### Your goal
Write out exactly the lines that run from the one containing "A rope wrapped" to the end of the entries below, with both end lines included.

### Provided records
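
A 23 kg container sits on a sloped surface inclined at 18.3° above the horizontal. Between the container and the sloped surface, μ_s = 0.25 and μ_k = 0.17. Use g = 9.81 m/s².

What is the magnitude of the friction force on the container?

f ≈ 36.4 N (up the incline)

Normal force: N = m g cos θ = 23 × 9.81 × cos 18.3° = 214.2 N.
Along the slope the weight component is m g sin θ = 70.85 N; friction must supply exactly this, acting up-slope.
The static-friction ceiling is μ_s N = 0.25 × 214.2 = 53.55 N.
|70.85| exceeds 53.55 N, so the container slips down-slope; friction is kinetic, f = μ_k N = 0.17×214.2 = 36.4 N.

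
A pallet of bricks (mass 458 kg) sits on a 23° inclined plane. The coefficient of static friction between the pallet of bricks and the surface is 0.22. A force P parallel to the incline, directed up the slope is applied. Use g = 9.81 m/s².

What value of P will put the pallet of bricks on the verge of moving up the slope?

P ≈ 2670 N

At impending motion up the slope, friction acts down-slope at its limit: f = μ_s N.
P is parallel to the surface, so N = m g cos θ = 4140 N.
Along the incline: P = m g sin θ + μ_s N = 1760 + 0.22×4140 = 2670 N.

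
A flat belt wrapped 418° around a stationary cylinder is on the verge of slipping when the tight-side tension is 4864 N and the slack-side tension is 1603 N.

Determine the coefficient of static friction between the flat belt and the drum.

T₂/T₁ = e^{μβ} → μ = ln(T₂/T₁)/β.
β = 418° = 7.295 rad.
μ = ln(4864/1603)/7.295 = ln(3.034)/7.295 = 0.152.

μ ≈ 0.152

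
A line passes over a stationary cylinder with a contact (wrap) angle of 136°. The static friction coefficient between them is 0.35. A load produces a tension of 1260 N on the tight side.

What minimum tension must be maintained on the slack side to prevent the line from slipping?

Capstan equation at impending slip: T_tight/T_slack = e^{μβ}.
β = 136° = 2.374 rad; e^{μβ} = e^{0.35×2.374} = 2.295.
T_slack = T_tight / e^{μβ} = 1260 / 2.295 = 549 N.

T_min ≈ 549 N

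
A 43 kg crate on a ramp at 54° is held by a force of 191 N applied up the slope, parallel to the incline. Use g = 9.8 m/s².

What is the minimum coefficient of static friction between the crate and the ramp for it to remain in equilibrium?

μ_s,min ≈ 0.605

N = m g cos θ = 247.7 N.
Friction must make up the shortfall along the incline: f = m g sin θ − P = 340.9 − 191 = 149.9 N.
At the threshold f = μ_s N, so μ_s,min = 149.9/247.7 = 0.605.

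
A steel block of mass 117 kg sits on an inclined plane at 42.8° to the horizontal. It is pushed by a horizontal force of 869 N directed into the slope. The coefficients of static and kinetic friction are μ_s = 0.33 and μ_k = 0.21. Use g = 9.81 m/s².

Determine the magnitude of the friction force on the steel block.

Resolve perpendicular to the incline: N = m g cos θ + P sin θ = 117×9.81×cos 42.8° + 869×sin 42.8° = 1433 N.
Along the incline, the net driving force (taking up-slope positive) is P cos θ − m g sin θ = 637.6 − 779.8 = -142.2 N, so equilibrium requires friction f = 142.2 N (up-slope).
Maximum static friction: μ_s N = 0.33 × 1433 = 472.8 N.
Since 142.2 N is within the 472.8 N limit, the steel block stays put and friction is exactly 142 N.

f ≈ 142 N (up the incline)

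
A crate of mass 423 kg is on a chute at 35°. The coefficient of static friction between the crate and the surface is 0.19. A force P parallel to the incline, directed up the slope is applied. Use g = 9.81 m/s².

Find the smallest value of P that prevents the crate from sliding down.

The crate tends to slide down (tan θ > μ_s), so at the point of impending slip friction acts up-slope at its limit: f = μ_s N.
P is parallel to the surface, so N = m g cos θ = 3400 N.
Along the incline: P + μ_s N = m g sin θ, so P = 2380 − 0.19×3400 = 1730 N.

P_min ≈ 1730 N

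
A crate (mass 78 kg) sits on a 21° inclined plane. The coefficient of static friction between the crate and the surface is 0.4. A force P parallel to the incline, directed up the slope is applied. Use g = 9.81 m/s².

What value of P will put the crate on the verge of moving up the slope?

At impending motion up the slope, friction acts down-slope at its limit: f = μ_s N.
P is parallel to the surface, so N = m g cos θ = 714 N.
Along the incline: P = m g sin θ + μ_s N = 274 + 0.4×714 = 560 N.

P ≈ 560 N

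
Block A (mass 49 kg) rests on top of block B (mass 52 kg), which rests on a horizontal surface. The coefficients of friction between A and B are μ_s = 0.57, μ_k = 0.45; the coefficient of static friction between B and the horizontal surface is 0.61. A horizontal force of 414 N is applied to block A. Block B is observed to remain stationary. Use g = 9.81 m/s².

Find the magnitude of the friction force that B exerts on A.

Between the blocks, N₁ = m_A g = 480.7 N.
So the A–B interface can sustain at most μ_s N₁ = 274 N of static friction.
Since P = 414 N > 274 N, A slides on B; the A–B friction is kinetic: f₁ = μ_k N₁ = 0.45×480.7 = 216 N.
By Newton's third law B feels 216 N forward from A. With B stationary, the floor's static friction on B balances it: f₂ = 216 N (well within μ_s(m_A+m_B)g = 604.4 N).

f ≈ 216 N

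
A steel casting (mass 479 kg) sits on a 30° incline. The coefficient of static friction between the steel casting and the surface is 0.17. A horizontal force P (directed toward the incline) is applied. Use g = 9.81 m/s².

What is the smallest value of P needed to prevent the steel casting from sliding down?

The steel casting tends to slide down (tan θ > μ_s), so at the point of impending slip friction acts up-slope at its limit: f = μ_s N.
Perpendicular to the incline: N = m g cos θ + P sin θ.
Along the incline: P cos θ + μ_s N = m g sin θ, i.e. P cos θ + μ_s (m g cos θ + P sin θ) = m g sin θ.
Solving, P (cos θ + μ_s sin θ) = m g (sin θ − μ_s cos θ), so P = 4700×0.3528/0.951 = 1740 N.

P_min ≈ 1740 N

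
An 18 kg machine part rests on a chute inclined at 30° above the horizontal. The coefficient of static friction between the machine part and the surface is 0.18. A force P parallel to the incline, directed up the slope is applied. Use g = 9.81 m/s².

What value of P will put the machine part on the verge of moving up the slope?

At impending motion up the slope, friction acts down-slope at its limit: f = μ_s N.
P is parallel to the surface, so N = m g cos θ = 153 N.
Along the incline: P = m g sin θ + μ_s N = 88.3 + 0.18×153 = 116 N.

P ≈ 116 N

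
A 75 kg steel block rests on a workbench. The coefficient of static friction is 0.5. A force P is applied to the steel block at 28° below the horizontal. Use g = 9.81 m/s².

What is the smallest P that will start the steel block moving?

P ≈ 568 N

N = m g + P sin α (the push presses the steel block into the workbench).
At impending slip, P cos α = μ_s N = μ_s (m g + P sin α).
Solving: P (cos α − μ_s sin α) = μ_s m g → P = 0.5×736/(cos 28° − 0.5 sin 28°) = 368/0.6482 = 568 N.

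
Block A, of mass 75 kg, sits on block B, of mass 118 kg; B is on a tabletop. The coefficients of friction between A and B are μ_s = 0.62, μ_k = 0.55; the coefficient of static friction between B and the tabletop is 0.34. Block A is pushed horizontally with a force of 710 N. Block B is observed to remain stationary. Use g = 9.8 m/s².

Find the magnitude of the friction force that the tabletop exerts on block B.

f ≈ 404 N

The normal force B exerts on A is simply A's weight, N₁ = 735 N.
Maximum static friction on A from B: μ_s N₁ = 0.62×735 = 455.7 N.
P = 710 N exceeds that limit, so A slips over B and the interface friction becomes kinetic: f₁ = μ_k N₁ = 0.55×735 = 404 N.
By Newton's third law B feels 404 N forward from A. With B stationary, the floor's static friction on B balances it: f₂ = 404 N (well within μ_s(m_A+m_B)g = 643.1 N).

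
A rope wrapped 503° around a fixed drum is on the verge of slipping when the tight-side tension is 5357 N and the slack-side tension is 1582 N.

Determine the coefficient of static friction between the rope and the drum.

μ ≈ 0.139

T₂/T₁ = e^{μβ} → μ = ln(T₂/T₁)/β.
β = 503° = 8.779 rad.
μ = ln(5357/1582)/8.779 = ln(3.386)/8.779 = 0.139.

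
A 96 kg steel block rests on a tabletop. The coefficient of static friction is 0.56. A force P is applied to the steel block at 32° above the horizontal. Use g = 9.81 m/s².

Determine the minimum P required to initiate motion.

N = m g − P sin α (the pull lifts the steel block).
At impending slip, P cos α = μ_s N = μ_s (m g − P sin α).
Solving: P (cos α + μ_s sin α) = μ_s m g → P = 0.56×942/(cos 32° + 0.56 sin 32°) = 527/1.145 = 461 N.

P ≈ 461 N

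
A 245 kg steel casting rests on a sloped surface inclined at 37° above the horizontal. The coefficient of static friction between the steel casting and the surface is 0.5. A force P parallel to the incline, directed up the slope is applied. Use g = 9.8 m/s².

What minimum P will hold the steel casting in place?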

### Worked solution
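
A rope wrapped 503° around a fixed drum is on the verge of slipping when the tight-side tension is 5357 N and the slack-side tension is 1582 N.

Determine the coefficient of static friction between the rope and the drum.

μ ≈ 0.139

T₂/T₁ = e^{μβ} → μ = ln(T₂/T₁)/β.
β = 503° = 8.779 rad.
μ = ln(5357/1582)/8.779 = ln(3.386)/8.779 = 0.139.

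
A 96 kg steel block rests on a tabletop. The coefficient of static friction is 0.56. A force P is applied to the steel block at 32° above the horizontal. Use g = 9.81 m/s².

Determine the minimum P required to initiate motion.

N = m g − P sin α (the pull lifts the steel block).
At impending slip, P cos α = μ_s N = μ_s (m g − P sin α).
Solving: P (cos α + μ_s sin α) = μ_s m g → P = 0.56×942/(cos 32° + 0.56 sin 32°) = 527/1.145 = 461 N.

P ≈ 461 N

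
A 245 kg steel casting rests on a sloped surface inclined at 37° above the horizontal. The coefficient of static friction between the steel casting and the surface is 0.5. A force P parallel to the incline, directed up the slope is applied. Use g = 9.8 m/s².

What minimum P will hold the steel casting in place?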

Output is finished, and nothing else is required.